Exercise requirements:
When you reach the records below, repeat each one exactly as written.

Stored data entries
-------

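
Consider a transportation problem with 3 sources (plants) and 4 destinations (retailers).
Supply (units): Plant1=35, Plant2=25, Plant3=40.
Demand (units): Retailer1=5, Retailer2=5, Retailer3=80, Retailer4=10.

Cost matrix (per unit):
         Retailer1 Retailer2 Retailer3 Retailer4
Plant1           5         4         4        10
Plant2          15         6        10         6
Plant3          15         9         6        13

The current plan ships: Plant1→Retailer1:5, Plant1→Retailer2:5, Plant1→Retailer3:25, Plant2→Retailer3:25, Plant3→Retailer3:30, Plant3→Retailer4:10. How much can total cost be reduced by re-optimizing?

130

Current plan cost = 5·5 + 5·4 + 25·4 + 25·10 + 30·6 + 10·13 = 705.
Optimal plan:
  Plant1 to Retailer1: 5 units
  Plant1 to Retailer3: 30 units
  Plant2 to Retailer2: 5 units
  Plant2 to Retailer3: 10 units
  Plant2 to Retailer4: 10 units
  Plant3 to Retailer3: 40 units
Optimal cost = 575.
Saving = 705 − 575 = 130.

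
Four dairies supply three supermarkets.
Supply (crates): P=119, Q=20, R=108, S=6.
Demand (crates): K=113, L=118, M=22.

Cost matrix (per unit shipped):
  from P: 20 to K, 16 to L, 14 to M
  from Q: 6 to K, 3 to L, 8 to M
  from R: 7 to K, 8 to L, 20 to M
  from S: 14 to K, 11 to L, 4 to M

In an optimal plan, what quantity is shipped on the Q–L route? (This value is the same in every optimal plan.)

The minimum-cost plan:
  P->L: 103 × 16 = 1648
  P->M: 16 × 14 = 224
  Q->K: 5 × 6 = 30
  Q->L: 15 × 3 = 45
  R->K: 108 × 7 = 756
  S->M: 6 × 4 = 24
Total cost = 2727.
So Q→L carries 15 crates.

15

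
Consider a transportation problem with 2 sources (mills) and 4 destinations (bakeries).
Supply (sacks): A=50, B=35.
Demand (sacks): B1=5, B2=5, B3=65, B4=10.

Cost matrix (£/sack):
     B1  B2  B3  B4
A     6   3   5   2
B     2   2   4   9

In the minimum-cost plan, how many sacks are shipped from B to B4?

0

Optimal shipments:
  A to B2: 5 sacks
  A to B3: 35 sacks
  A to B4: 10 sacks
  B to B1: 5 sacks
  B to B3: 30 sacks
Total cost = £340.
The route B→B4 is not used.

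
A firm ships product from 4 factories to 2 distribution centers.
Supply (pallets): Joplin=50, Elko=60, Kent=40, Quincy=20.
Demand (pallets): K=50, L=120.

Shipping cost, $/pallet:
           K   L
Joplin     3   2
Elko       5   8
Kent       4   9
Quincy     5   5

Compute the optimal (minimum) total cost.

A cheapest plan:
  Joplin→L: 50 × $2 = $100
  Elko→K: 10 × $5 = $50
  Elko→L: 50 × $8 = $400
  Kent→K: 40 × $4 = $160
  Quincy→L: 20 × $5 = $100
Total = 100 + 50 + 400 + 160 + 100 = $810.

810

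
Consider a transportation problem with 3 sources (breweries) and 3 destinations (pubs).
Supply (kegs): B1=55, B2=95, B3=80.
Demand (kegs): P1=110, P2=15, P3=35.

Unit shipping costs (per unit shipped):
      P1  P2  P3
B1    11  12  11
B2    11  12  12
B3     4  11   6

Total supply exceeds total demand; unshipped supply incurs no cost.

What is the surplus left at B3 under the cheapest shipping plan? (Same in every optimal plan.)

An optimal plan:
  B1 to P2: 15 kegs
  B1 to P3: 35 kegs
  B2 to P1: 30 kegs
  B3 to P1: 80 kegs
Total cost = 1215.
B3 ships 80 of its 80, leaving 0.

0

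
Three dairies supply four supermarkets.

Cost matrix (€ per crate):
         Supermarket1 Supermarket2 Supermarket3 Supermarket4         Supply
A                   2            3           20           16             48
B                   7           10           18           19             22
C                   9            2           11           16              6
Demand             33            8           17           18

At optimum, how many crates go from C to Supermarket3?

6

The minimum-cost plan:
  A->Supermarket1: 33 × €2 = €66
  A->Supermarket2: 8 × €3 = €24
  A->Supermarket4: 7 × €16 = €112
  B->Supermarket3: 11 × €18 = €198
  B->Supermarket4: 11 × €19 = €209
  C->Supermarket3: 6 × €11 = €66
Total cost = €675.
So C→Supermarket3 carries 6 crates.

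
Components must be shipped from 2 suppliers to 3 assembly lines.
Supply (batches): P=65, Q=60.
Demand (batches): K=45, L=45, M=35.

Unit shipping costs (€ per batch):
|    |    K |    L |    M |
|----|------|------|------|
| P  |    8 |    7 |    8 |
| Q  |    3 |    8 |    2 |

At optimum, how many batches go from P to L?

45

Optimal shipments:
  P->K: 20 × €8 = €160
  P->L: 45 × €7 = €315
  Q->K: 25 × €3 = €75
  Q->M: 35 × €2 = €70
Total cost = €620.
So P→L carries 45 batches.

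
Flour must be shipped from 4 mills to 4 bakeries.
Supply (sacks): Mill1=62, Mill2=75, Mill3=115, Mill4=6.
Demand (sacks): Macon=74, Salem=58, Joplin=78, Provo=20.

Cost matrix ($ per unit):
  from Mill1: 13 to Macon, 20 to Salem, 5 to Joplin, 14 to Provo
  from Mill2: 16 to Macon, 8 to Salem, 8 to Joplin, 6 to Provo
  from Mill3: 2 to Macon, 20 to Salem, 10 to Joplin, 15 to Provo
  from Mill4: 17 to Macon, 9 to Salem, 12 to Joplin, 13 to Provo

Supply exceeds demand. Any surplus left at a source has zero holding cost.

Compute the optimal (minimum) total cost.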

-------

Result of the task:
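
Consider a transportation problem with 3 sources (plants) and 4 destinations (retailers).
Supply (units): Plant1=35, Plant2=25, Plant3=40.
Demand (units): Retailer1=5, Retailer2=5, Retailer3=80, Retailer4=10.

Cost matrix (per unit):
         Retailer1 Retailer2 Retailer3 Retailer4
Plant1           5         4         4        10
Plant2          15         6        10         6
Plant3          15         9         6        13

The current plan ships: Plant1→Retailer1:5, Plant1→Retailer2:5, Plant1→Retailer3:25, Plant2→Retailer3:25, Plant3→Retailer3:30, Plant3→Retailer4:10. How much can total cost be reduced by re-optimizing?

130

Current plan cost = 5·5 + 5·4 + 25·4 + 25·10 + 30·6 + 10·13 = 705.
Optimal plan:
  Plant1 to Retailer1: 5 units
  Plant1 to Retailer3: 30 units
  Plant2 to Retailer2: 5 units
  Plant2 to Retailer3: 10 units
  Plant2 to Retailer4: 10 units
  Plant3 to Retailer3: 40 units
Optimal cost = 575.
Saving = 705 − 575 = 130.

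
Four dairies supply three supermarkets.
Supply (crates): P=119, Q=20, R=108, S=6.
Demand (crates): K=113, L=118, M=22.

Cost matrix (per unit shipped):
  from P: 20 to K, 16 to L, 14 to M
  from Q: 6 to K, 3 to L, 8 to M
  from R: 7 to K, 8 to L, 20 to M
  from S: 14 to K, 11 to L, 4 to M

In an optimal plan, what quantity is shipped on the Q–L route? (This value is the same in every optimal plan.)

The minimum-cost plan:
  P->L: 103 × 16 = 1648
  P->M: 16 × 14 = 224
  Q->K: 5 × 6 = 30
  Q->L: 15 × 3 = 45
  R->K: 108 × 7 = 756
  S->M: 6 × 4 = 24
Total cost = 2727.
So Q→L carries 15 crates.

15

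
Consider a transportation problem with 2 sources (mills) and 4 destinations (bakeries).
Supply (sacks): A=50, B=35.
Demand (sacks): B1=5, B2=5, B3=65, B4=10.

Cost matrix (£/sack):
     B1  B2  B3  B4
A     6   3   5   2
B     2   2   4   9

In the minimum-cost plan, how many sacks are shipped from B to B4?

0

Optimal shipments:
  A to B2: 5 sacks
  A to B3: 35 sacks
  A to B4: 10 sacks
  B to B1: 5 sacks
  B to B3: 30 sacks
Total cost = £340.
The route B→B4 is not used.

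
A firm ships product from 4 factories to 2 distribution centers.
Supply (pallets): Joplin=50, Elko=60, Kent=40, Quincy=20.
Demand (pallets): K=50, L=120.

Shipping cost, $/pallet:
           K   L
Joplin     3   2
Elko       5   8
Kent       4   9
Quincy     5   5

Compute the optimal (minimum) total cost.

A cheapest plan:
  Joplin→L: 50 × $2 = $100
  Elko→K: 10 × $5 = $50
  Elko→L: 50 × $8 = $400
  Kent→K: 40 × $4 = $160
  Quincy→L: 20 × $5 = $100
Total = 100 + 50 + 400 + 160 + 100 = $810.

810

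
Consider a transportation problem with 3 sources (breweries) and 3 destinations (pubs).
Supply (kegs): B1=55, B2=95, B3=80.
Demand (kegs): P1=110, P2=15, P3=35.

Unit shipping costs (per unit shipped):
      P1  P2  P3
B1    11  12  11
B2    11  12  12
B3     4  11   6

Total supply exceeds total demand; unshipped supply incurs no cost.

What is the surplus left at B3 under the cheapest shipping plan? (Same in every optimal plan.)

An optimal plan:
  B1 to P2: 15 kegs
  B1 to P3: 35 kegs
  B2 to P1: 30 kegs
  B3 to P1: 80 kegs
Total cost = 1215.
B3 ships 80 of its 80, leaving 0.

0

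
Three dairies supply four supermarkets.

Cost matrix (€ per crate):
         Supermarket1 Supermarket2 Supermarket3 Supermarket4         Supply
A                   2            3           20           16             48
B                   7           10           18           19             22
C                   9            2           11           16              6
Demand             33            8           17           18

At optimum, how many crates go from C to Supermarket3?

6

The minimum-cost plan:
  A->Supermarket1: 33 × €2 = €66
  A->Supermarket2: 8 × €3 = €24
  A->Supermarket4: 7 × €16 = €112
  B->Supermarket3: 11 × €18 = €198
  B->Supermarket4: 11 × €19 = €209
  C->Supermarket3: 6 × €11 = €66
Total cost = €675.
So C→Supermarket3 carries 6 crates.

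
Components must be shipped from 2 suppliers to 3 assembly lines.
Supply (batches): P=65, Q=60.
Demand (batches): K=45, L=45, M=35.

Unit shipping costs (€ per batch):
|    |    K |    L |    M |
|----|------|------|------|
| P  |    8 |    7 |    8 |
| Q  |    3 |    8 |    2 |

At optimum, how many batches go from P to L?

45

Optimal shipments:
  P->K: 20 × €8 = €160
  P->L: 45 × €7 = €315
  Q->K: 25 × €3 = €75
  Q->M: 35 × €2 = €70
Total cost = €620.
So P→L carries 45 batches.

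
Flour must be shipped from 4 mills to 4 bakeries.
Supply (sacks): Mill1=62, Mill2=75, Mill3=115, Mill4=6.
Demand (sacks): Macon=74, Salem=58, Joplin=78, Provo=20.

Cost matrix ($ per unit):
  from Mill1: 13 to Macon, 20 to Salem, 5 to Joplin, 14 to Provo
  from Mill2: 16 to Macon, 8 to Salem, 8 to Joplin, 6 to Provo
  from Mill3: 2 to Macon, 20 to Salem, 10 to Joplin, 15 to Provo
  from Mill4: 17 to Macon, 9 to Salem, 12 to Joplin, 13 to Provo

Supply exceeds demand. Any surplus left at a source has zero holding cost.

Compute the optimal (minimum) total cost.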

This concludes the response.